#### Aim of the task:
Retype all of the entries word for word.

#### Data under study:
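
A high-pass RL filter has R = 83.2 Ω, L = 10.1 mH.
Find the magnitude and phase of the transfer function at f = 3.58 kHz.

Step 1 — Angular frequency: ω = 2π·3580 = 2.249e+04 rad/s.
Step 2 — Transfer function: H(jω) = jωL/(R + jωL).
Step 3 — Numerator jωL = j·227.2; denominator R + jωL = 83.2 + j227.2.
Step 4 — H = 0.8817 + j0.3229.
Step 5 — Magnitude: |H| = 0.939 (-0.5 dB); phase: φ = 20.1°.

|H| = 0.939 (-0.5 dB), φ = 20.1°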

#### Expected answer:
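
A high-pass RL filter has R = 83.2 Ω, L = 10.1 mH.
Find the magnitude and phase of the transfer function at f = 3.58 kHz.

Step 1 — Angular frequency: ω = 2π·3580 = 2.249e+04 rad/s.
Step 2 — Transfer function: H(jω) = jωL/(R + jωL).
Step 3 — Numerator jωL = j·227.2; denominator R + jωL = 83.2 + j227.2.
Step 4 — H = 0.8817 + j0.3229.
Step 5 — Magnitude: |H| = 0.939 (-0.5 dB); phase: φ = 20.1°.

|H| = 0.939 (-0.5 dB), φ = 20.1°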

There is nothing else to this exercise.